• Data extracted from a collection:

════════════════════

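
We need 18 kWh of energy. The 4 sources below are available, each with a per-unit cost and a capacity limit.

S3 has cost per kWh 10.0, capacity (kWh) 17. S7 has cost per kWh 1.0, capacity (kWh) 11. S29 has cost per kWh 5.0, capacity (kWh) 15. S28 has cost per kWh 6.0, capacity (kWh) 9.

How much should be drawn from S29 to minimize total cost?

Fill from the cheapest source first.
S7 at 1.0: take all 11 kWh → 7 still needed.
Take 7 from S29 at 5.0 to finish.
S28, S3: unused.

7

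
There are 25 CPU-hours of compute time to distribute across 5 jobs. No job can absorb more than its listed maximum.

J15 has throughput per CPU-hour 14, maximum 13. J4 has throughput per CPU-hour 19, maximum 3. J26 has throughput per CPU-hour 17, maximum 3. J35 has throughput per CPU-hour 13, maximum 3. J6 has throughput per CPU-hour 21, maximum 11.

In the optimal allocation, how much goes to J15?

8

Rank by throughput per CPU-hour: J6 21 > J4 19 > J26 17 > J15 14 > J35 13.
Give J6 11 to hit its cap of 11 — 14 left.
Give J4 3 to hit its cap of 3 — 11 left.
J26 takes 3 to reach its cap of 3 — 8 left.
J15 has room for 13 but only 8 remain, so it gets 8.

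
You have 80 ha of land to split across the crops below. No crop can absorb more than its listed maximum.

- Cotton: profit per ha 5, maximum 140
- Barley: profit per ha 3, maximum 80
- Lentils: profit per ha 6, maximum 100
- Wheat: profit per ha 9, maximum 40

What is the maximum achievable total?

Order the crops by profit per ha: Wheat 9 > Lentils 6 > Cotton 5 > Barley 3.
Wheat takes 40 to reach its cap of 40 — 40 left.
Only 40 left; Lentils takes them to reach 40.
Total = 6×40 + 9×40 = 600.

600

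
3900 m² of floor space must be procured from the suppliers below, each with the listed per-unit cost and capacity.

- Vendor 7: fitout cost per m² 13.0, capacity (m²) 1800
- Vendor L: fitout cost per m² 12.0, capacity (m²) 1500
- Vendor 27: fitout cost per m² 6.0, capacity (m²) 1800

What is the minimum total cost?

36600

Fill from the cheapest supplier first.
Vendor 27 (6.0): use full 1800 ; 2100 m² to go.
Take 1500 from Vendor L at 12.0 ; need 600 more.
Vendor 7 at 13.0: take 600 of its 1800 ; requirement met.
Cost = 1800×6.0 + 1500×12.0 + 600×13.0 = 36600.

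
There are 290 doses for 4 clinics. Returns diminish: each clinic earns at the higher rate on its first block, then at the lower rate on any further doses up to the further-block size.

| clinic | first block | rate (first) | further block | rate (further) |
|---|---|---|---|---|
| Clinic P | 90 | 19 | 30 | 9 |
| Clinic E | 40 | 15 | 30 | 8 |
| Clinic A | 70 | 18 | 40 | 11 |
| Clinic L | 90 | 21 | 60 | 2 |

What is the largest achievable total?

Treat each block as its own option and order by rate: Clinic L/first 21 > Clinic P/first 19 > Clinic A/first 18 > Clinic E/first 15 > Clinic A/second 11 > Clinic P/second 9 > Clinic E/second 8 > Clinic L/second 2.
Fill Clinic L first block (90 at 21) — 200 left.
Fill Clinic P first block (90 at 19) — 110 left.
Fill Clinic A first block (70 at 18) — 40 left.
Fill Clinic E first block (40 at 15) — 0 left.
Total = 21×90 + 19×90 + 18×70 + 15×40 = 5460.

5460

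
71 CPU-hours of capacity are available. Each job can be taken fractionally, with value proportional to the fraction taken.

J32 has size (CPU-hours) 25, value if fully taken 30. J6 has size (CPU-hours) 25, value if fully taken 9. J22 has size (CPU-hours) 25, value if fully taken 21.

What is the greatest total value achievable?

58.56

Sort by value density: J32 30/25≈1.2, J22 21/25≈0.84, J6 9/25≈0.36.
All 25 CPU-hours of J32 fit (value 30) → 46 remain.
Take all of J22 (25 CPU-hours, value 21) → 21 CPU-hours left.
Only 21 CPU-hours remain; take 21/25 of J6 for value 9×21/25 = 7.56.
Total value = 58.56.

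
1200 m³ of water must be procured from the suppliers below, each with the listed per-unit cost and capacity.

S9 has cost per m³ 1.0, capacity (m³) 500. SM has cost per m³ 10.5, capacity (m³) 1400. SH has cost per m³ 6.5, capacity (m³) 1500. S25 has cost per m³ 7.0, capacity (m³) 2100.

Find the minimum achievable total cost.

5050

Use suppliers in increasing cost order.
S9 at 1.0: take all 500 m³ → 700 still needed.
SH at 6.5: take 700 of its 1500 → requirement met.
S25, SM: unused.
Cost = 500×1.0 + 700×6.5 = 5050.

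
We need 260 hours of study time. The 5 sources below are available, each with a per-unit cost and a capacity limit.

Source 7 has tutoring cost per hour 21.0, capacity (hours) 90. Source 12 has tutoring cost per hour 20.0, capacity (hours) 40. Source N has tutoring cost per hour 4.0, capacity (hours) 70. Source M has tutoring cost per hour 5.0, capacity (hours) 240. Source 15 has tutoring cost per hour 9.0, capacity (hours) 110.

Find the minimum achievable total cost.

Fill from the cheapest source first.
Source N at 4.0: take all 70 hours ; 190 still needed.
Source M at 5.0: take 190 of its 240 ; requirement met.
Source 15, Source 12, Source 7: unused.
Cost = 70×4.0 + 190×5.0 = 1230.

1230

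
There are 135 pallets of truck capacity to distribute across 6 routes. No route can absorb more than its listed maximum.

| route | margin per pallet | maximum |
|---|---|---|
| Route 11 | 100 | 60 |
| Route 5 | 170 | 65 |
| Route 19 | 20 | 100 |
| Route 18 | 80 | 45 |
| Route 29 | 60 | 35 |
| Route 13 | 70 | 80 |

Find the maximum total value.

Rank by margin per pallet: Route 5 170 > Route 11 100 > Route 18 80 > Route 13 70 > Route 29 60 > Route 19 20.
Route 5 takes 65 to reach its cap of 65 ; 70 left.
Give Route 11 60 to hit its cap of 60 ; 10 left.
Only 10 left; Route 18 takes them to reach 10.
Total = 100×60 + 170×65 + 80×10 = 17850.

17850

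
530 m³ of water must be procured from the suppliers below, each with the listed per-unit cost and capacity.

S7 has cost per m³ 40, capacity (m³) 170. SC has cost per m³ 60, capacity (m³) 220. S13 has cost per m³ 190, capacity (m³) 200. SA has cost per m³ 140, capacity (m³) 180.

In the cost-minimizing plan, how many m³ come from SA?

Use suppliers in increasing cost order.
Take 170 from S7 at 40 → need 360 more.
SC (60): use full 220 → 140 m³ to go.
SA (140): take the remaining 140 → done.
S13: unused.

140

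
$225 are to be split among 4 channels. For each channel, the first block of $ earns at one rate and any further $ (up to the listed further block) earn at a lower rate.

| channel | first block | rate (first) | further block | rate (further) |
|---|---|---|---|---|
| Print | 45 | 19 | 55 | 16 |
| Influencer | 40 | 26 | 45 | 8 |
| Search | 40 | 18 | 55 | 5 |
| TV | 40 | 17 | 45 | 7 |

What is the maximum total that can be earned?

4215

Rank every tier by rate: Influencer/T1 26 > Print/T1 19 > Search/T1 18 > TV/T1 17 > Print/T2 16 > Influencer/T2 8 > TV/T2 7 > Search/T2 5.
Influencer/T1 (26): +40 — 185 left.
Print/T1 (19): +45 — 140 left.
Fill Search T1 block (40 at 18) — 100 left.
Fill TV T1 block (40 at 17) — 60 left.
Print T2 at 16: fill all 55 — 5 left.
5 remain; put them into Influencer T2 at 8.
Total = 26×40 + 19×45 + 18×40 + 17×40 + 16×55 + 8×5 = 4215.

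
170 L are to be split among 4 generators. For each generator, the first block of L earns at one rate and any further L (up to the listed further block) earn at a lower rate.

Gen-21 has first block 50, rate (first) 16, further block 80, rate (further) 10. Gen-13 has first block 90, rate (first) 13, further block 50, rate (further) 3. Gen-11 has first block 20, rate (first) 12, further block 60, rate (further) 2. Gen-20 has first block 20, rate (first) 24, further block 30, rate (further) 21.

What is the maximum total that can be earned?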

════════════════════

• Exercise brief: Among the records above, find each line holding "must" and list it.

• Response to the task:
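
3900 m² of floor space must be procured from the suppliers below, each with the listed per-unit cost and capacity.
1200 m³ of water must be procured from the suppliers below, each with the listed per-unit cost and capacity.
530 m³ of water must be procured from the suppliers below, each with the listed per-unit cost and capacity.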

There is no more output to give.